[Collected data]
____________
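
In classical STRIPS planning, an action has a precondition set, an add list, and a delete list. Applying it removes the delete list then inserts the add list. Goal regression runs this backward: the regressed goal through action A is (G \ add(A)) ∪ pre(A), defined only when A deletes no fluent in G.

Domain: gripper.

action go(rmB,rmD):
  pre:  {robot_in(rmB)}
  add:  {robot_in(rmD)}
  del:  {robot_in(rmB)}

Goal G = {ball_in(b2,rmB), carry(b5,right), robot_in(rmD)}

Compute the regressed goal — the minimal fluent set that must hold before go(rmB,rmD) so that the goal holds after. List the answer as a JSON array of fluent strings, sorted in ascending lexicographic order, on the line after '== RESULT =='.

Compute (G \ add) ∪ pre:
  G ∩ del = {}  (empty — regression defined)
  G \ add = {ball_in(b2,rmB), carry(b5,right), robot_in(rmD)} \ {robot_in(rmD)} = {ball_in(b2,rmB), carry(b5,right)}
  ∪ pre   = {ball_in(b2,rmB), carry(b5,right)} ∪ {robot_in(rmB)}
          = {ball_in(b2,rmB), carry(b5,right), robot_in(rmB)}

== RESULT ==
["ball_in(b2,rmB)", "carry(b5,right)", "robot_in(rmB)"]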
____________
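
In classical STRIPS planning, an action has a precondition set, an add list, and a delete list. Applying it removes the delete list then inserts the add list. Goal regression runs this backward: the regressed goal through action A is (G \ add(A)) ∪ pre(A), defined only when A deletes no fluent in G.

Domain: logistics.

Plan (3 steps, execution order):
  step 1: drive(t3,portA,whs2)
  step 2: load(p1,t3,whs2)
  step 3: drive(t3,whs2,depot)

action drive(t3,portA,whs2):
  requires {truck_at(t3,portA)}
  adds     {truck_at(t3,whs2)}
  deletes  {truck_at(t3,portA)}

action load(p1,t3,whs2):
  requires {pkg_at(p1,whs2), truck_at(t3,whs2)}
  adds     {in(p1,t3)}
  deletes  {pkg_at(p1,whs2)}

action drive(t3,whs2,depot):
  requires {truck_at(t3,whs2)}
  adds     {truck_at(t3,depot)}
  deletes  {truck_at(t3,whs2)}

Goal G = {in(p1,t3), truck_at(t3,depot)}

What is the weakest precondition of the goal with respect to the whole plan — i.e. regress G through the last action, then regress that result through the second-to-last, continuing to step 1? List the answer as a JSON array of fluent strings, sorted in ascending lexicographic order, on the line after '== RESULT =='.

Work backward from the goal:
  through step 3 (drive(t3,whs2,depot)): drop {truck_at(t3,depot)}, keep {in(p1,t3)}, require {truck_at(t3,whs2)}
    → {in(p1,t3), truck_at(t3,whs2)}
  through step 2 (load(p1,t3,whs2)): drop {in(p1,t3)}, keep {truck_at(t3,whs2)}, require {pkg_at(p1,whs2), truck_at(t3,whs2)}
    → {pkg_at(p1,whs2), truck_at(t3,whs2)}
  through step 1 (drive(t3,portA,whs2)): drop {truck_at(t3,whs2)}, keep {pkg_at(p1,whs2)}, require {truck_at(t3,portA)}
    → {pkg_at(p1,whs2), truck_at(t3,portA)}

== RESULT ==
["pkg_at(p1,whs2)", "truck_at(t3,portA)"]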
____________
YOUR INSTRUCTIONS
From the entries above, return each line with the word "deletes" in it.

TASK SOLUTION
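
In classical STRIPS planning, an action has a precondition set, an add list, and a delete list. Applying it removes the delete list then inserts the add list. Goal regression runs this backward: the regressed goal through action A is (G \ add(A)) ∪ pre(A), defined only when A deletes no fluent in G.
In classical STRIPS planning, an action has a precondition set, an add list, and a delete list. Applying it removes the delete list then inserts the add list. Goal regression runs this backward: the regressed goal through action A is (G \ add(A)) ∪ pre(A), defined only when A deletes no fluent in G.
  deletes  {truck_at(t3,portA)}
  deletes  {pkg_at(p1,whs2)}
  deletes  {truck_at(t3,whs2)}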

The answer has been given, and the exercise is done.